**WHAT YOU NEED TO DO:** Your reply should be the following data, copied exactly.

(Stored data)
────────────────────────────────────────
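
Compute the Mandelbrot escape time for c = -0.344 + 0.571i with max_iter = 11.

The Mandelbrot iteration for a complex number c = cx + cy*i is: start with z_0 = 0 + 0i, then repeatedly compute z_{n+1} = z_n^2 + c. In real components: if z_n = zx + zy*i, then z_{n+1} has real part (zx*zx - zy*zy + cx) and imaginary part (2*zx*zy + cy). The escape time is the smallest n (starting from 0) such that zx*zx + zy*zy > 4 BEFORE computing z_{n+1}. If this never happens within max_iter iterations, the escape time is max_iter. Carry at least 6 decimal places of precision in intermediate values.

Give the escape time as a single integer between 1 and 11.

Answer: 11

Derivation:
z_0 = 0 + 0i, c = -0.3440 + 0.5710i
Iter 1: z = -0.3440 + 0.5710i, |z|^2 = 0.4444
Iter 2: z = -0.5517 + 0.1782i, |z|^2 = 0.3361
Iter 3: z = -0.0714 + 0.3744i, |z|^2 = 0.1453
Iter 4: z = -0.4791 + 0.5176i, |z|^2 = 0.4974
Iter 5: z = -0.3823 + 0.0751i, |z|^2 = 0.1518
Iter 6: z = -0.2035 + 0.5136i, |z|^2 = 0.3052
Iter 7: z = -0.5664 + 0.3620i, |z|^2 = 0.4518
Iter 8: z = -0.1543 + 0.1609i, |z|^2 = 0.0497
Iter 9: z = -0.3461 + 0.5214i, |z|^2 = 0.3916
Iter 10: z = -0.4960 + 0.2101i, |z|^2 = 0.2902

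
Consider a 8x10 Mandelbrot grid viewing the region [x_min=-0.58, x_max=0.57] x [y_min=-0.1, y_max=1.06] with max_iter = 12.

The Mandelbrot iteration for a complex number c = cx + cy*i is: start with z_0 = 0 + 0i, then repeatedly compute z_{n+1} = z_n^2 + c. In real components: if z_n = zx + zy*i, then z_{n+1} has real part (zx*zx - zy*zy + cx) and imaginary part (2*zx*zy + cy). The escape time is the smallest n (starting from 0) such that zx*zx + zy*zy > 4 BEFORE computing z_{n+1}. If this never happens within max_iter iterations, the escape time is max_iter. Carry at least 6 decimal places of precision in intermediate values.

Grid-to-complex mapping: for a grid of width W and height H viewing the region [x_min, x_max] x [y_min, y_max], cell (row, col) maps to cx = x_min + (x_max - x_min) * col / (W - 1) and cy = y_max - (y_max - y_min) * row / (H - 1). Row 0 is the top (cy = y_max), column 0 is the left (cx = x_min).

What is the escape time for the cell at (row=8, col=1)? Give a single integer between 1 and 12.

z_0 = 0 + 0i, c = -0.4157 + 0.0289i
Iter 1: z = -0.4157 + 0.0289i, |z|^2 = 0.1737
Iter 2: z = -0.2437 + 0.0049i, |z|^2 = 0.0594
Iter 3: z = -0.3563 + 0.0265i, |z|^2 = 0.1277
Iter 4: z = -0.2894 + 0.0100i, |z|^2 = 0.0839
Iter 5: z = -0.3320 + 0.0231i, |z|^2 = 0.1108
Iter 6: z = -0.3060 + 0.0135i, |z|^2 = 0.0938
Iter 7: z = -0.3223 + 0.0206i, |z|^2 = 0.1043
Iter 8: z = -0.3123 + 0.0156i, |z|^2 = 0.0978
Iter 9: z = -0.3184 + 0.0191i, |z|^2 = 0.1018
Iter 10: z = -0.3147 + 0.0167i, |z|^2 = 0.0993
Iter 11: z = -0.3170 + 0.0184i, |z|^2 = 0.1008

Answer: 12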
────────────────────────────────────────
**RESULT FOR THIS EXERCISE:**
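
Compute the Mandelbrot escape time for c = -0.344 + 0.571i with max_iter = 11.

The Mandelbrot iteration for a complex number c = cx + cy*i is: start with z_0 = 0 + 0i, then repeatedly compute z_{n+1} = z_n^2 + c. In real components: if z_n = zx + zy*i, then z_{n+1} has real part (zx*zx - zy*zy + cx) and imaginary part (2*zx*zy + cy). The escape time is the smallest n (starting from 0) such that zx*zx + zy*zy > 4 BEFORE computing z_{n+1}. If this never happens within max_iter iterations, the escape time is max_iter. Carry at least 6 decimal places of precision in intermediate values.

Give the escape time as a single integer between 1 and 11.

Answer: 11

Derivation:
z_0 = 0 + 0i, c = -0.3440 + 0.5710i
Iter 1: z = -0.3440 + 0.5710i, |z|^2 = 0.4444
Iter 2: z = -0.5517 + 0.1782i, |z|^2 = 0.3361
Iter 3: z = -0.0714 + 0.3744i, |z|^2 = 0.1453
Iter 4: z = -0.4791 + 0.5176i, |z|^2 = 0.4974
Iter 5: z = -0.3823 + 0.0751i, |z|^2 = 0.1518
Iter 6: z = -0.2035 + 0.5136i, |z|^2 = 0.3052
Iter 7: z = -0.5664 + 0.3620i, |z|^2 = 0.4518
Iter 8: z = -0.1543 + 0.1609i, |z|^2 = 0.0497
Iter 9: z = -0.3461 + 0.5214i, |z|^2 = 0.3916
Iter 10: z = -0.4960 + 0.2101i, |z|^2 = 0.2902

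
Consider a 8x10 Mandelbrot grid viewing the region [x_min=-0.58, x_max=0.57] x [y_min=-0.1, y_max=1.06] with max_iter = 12.

The Mandelbrot iteration for a complex number c = cx + cy*i is: start with z_0 = 0 + 0i, then repeatedly compute z_{n+1} = z_n^2 + c. In real components: if z_n = zx + zy*i, then z_{n+1} has real part (zx*zx - zy*zy + cx) and imaginary part (2*zx*zy + cy). The escape time is the smallest n (starting from 0) such that zx*zx + zy*zy > 4 BEFORE computing z_{n+1}. If this never happens within max_iter iterations, the escape time is max_iter. Carry at least 6 decimal places of precision in intermediate values.

Grid-to-complex mapping: for a grid of width W and height H viewing the region [x_min, x_max] x [y_min, y_max], cell (row, col) maps to cx = x_min + (x_max - x_min) * col / (W - 1) and cy = y_max - (y_max - y_min) * row / (H - 1). Row 0 is the top (cy = y_max), column 0 is the left (cx = x_min).

What is the escape time for the cell at (row=8, col=1)? Give a single integer between 1 and 12.

z_0 = 0 + 0i, c = -0.4157 + 0.0289i
Iter 1: z = -0.4157 + 0.0289i, |z|^2 = 0.1737
Iter 2: z = -0.2437 + 0.0049i, |z|^2 = 0.0594
Iter 3: z = -0.3563 + 0.0265i, |z|^2 = 0.1277
Iter 4: z = -0.2894 + 0.0100i, |z|^2 = 0.0839
Iter 5: z = -0.3320 + 0.0231i, |z|^2 = 0.1108
Iter 6: z = -0.3060 + 0.0135i, |z|^2 = 0.0938
Iter 7: z = -0.3223 + 0.0206i, |z|^2 = 0.1043
Iter 8: z = -0.3123 + 0.0156i, |z|^2 = 0.0978
Iter 9: z = -0.3184 + 0.0191i, |z|^2 = 0.1018
Iter 10: z = -0.3147 + 0.0167i, |z|^2 = 0.0993
Iter 11: z = -0.3170 + 0.0184i, |z|^2 = 0.1008

Answer: 12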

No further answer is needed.